* **What you have to do**
Leave out every line before the one containing "Group A: 39, 38, 19, 48, 26, 22", and repeat the rest of the material below exactly, that line included.

* **Available data**
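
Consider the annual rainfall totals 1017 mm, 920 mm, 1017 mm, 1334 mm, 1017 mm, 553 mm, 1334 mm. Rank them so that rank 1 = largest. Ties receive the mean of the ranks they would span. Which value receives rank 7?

553

Sorted (descending): 1334, 1334, 1017, 1017, 1017, 920, 553
The 2 values of 1334 occupy positions 1–2 → average rank (1+2)/2 = 1.5.
The 3 values of 1017 occupy positions 3–5 → average rank 4.
Rank 7 → value 553.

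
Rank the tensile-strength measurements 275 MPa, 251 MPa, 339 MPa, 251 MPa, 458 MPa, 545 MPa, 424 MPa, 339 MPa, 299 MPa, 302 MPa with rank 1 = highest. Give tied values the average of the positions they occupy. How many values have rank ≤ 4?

3

Sorted (descending): 545, 458, 424, 339, 339, 302, 299, 275, 251, 251
The 2 values of 339 occupy positions 4–5 → average rank (4+5)/2 = 4.5.
The 2 values of 251 occupy positions 9–10 → average rank (9+10)/2 = 9.5.
Ranks ≤ 4: {1, 2, 3} → 3 values.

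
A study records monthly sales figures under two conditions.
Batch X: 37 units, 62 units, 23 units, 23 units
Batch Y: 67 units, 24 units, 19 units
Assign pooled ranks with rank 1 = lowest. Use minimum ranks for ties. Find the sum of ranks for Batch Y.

Sorted (ascending): 19, 23, 23, 24, 37, 62, 67
The 2 values of 23 occupy positions 2–3 → each gets rank 2.
Batch Y values → pooled ranks: 67→7, 24→4, 19→1
Rank sum = 7 + 4 + 1 = 12

12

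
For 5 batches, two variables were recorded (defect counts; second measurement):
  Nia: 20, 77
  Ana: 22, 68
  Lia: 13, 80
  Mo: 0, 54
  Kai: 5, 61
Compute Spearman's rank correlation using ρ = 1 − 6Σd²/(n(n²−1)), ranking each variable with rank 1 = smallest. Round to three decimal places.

0.600

Ranks of variable 1: 4, 5, 3, 1, 2
Ranks of variable 2: 4, 3, 5, 1, 2
d = r₁ − r₂: 0, 2, -2, 0, 0
d²: 0, 4, 4, 0, 0; Σd² = 8
ρ = 1 − 6·8/(5·24) = 1 − 48/120 = 0.600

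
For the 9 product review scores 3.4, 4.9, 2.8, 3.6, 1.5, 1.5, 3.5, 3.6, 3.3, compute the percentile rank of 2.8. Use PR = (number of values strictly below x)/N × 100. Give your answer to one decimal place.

N = 9.
Strictly below 2.8: 2. Equal to 2.8: 1.
PR = 2/9 × 100 = 22.2

22.2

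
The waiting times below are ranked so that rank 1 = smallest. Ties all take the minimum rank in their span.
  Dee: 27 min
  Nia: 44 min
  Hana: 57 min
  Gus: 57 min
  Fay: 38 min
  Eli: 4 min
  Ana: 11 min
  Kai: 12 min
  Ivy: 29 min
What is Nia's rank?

Sorted (ascending): 4, 11, 12, 27, 29, 38, 44, 57, 57
The 2 values of 57 occupy positions 8–9 → each gets rank 8.
Nia has value 44 min → rank 7.

7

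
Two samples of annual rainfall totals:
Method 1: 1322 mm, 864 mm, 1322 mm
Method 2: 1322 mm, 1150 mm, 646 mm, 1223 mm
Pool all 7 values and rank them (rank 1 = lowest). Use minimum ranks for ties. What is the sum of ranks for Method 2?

Sorted (ascending): 646, 864, 1150, 1223, 1322, 1322, 1322
The 3 values of 1322 occupy positions 5–7 → each gets rank 5.
Method 2 values → pooled ranks: 1322→5, 1150→3, 646→1, 1223→4
Rank sum = 5 + 3 + 1 + 4 = 13

13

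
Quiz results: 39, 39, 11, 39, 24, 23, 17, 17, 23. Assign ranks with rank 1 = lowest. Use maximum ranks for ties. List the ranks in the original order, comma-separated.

9, 9, 1, 9, 6, 5, 3, 3, 5

Sorted (ascending): 11, 17, 17, 23, 23, 24, 39, 39, 39
The 2 values of 17 occupy positions 2–3 → each gets rank 3.
The 2 values of 23 occupy positions 4–5 → each gets rank 5.
The 3 values of 39 occupy positions 7–9 → each gets rank 9.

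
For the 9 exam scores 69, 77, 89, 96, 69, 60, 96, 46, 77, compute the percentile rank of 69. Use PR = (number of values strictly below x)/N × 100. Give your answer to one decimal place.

N = 9.
Strictly below 69: 2. Equal to 69: 2.
PR = 2/9 × 100 = 22.2

22.2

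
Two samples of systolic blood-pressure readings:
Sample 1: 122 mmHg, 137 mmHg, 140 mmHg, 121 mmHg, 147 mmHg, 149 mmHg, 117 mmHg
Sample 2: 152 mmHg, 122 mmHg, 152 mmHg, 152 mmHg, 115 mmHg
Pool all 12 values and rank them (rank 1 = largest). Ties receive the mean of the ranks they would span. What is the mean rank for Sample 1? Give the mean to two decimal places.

7.36

Sorted (descending): 152, 152, 152, 149, 147, 140, 137, 122, 122, 121, 117, 115
The 3 values of 152 occupy positions 1–3 → average rank 2.
The 2 values of 122 occupy positions 8–9 → average rank (8+9)/2 = 8.5.
Sample 1 values → pooled ranks: 122→8.5, 137→7, 140→6, 121→10, 147→5, 149→4, 117→11
Mean rank = (8.5 + 7 + 6 + 10 + 5 + 4 + 11) / 7 = 7.36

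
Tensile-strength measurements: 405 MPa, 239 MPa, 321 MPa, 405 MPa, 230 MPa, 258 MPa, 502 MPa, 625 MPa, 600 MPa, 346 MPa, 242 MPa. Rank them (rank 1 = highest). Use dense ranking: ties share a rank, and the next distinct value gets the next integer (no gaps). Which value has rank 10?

230

Sorted (descending): 625, 600, 502, 405, 405, 346, 321, 258, 242, 239, 230
The 2 values of 405 share dense rank 4.
Remaining distinct values take the next consecutive integers.
Rank 10 → value 230.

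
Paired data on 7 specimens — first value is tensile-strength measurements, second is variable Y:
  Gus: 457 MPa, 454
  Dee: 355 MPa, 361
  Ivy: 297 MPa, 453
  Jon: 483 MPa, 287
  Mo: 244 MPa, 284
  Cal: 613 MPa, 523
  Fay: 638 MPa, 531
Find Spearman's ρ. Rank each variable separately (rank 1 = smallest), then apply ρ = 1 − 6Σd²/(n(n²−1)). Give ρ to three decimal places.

Ranks of variable 1: 4, 3, 2, 5, 1, 6, 7
Ranks of variable 2: 5, 3, 4, 2, 1, 6, 7
d = r₁ − r₂: -1, 0, -2, 3, 0, 0, 0
d²: 1, 0, 4, 9, 0, 0, 0; Σd² = 14
ρ = 1 − 6·14/(7·48) = 1 − 84/336 = 0.750

0.750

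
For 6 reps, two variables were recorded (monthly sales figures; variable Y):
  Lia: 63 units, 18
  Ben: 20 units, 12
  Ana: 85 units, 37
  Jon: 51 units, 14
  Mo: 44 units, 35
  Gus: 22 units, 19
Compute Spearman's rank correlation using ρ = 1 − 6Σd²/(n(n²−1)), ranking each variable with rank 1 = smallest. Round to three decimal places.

Ranks of variable 1: 5, 1, 6, 4, 3, 2
Ranks of variable 2: 3, 1, 6, 2, 5, 4
d = r₁ − r₂: 2, 0, 0, 2, -2, -2
d²: 4, 0, 0, 4, 4, 4; Σd² = 16
ρ = 1 − 6·16/(6·35) = 1 − 96/210 = 0.543

0.543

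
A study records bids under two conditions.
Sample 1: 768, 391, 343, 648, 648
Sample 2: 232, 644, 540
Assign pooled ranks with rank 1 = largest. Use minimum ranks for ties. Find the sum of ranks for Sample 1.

Sorted (descending): 768, 648, 648, 644, 540, 391, 343, 232
The 2 values of 648 occupy positions 2–3 → each gets rank 2.
Sample 1 values → pooled ranks: 768→1, 391→6, 343→7, 648→2, 648→2
Rank sum = 1 + 6 + 7 + 2 + 2 = 18

18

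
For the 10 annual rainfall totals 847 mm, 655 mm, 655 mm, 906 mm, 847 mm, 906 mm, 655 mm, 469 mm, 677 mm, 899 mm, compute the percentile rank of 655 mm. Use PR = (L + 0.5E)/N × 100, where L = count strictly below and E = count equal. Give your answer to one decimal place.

N = 10.
Strictly below 655: 1. Equal to 655: 3.
PR = (1 + 0.5·3)/10 × 100 = 25.0

25.0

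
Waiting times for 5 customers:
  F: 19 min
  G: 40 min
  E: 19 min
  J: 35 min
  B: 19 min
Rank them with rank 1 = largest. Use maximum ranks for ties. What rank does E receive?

Sorted (descending): 40, 35, 19, 19, 19
The 3 values of 19 occupy positions 3–5 → each gets rank 5.
E has value 19 min → rank 5.

5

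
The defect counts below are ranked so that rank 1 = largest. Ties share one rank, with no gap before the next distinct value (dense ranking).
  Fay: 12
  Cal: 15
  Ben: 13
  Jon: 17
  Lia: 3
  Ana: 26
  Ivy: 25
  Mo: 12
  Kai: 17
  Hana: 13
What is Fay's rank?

Sorted (descending): 26, 25, 17, 17, 15, 13, 13, 12, 12, 3
The 2 values of 17 share dense rank 3.
The 2 values of 13 share dense rank 5.
The 2 values of 12 share dense rank 6.
Remaining distinct values take the next consecutive integers.
Fay has value 12 → rank 6.

6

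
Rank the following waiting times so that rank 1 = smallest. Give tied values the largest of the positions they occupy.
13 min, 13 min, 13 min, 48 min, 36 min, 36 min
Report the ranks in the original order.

Sorted (ascending): 13, 13, 13, 36, 36, 48
The 3 values of 13 occupy positions 1–3 → each gets rank 3.
The 2 values of 36 occupy positions 4–5 → each gets rank 5.

3, 3, 3, 6, 5, 5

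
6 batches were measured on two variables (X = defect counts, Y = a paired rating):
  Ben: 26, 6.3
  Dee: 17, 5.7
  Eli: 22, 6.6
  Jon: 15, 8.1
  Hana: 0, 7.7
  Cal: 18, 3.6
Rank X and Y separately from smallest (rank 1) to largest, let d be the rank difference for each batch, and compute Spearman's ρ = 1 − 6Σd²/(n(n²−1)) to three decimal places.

-0.486

Ranks of variable 1: 6, 3, 5, 2, 1, 4
Ranks of variable 2: 3, 2, 4, 6, 5, 1
d = r₁ − r₂: 3, 1, 1, -4, -4, 3
d²: 9, 1, 1, 16, 16, 9; Σd² = 52
ρ = 1 − 6·52/(6·35) = 1 − 312/210 = -0.486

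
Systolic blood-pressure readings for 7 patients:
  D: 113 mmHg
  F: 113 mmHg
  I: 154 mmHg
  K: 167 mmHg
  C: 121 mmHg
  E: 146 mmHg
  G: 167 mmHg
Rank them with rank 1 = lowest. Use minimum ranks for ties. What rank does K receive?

Sorted (ascending): 113, 113, 121, 146, 154, 167, 167
The 2 values of 113 occupy positions 1–2 → each gets rank 1.
The 2 values of 167 occupy positions 6–7 → each gets rank 6.
K has value 167 mmHg → rank 6.

6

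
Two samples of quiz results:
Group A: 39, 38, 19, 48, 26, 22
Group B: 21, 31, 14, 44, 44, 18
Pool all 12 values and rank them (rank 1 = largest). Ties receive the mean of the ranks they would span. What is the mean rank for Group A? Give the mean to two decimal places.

5.83

Sorted (descending): 48, 44, 44, 39, 38, 31, 26, 22, 21, 19, 18, 14
The 2 values of 44 occupy positions 2–3 → average rank (2+3)/2 = 2.5.
Group A values → pooled ranks: 39→4, 38→5, 19→10, 48→1, 26→7, 22→8
Mean rank = (4 + 5 + 10 + 1 + 7 + 8) / 6 = 5.83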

* **Exercise solution**
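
Group A: 39, 38, 19, 48, 26, 22
Group B: 21, 31, 14, 44, 44, 18
Pool all 12 values and rank them (rank 1 = largest). Ties receive the mean of the ranks they would span. What is the mean rank for Group A? Give the mean to two decimal places.

5.83

Sorted (descending): 48, 44, 44, 39, 38, 31, 26, 22, 21, 19, 18, 14
The 2 values of 44 occupy positions 2–3 → average rank (2+3)/2 = 2.5.
Group A values → pooled ranks: 39→4, 38→5, 19→10, 48→1, 26→7, 22→8
Mean rank = (4 + 5 + 10 + 1 + 7 + 8) / 6 = 5.83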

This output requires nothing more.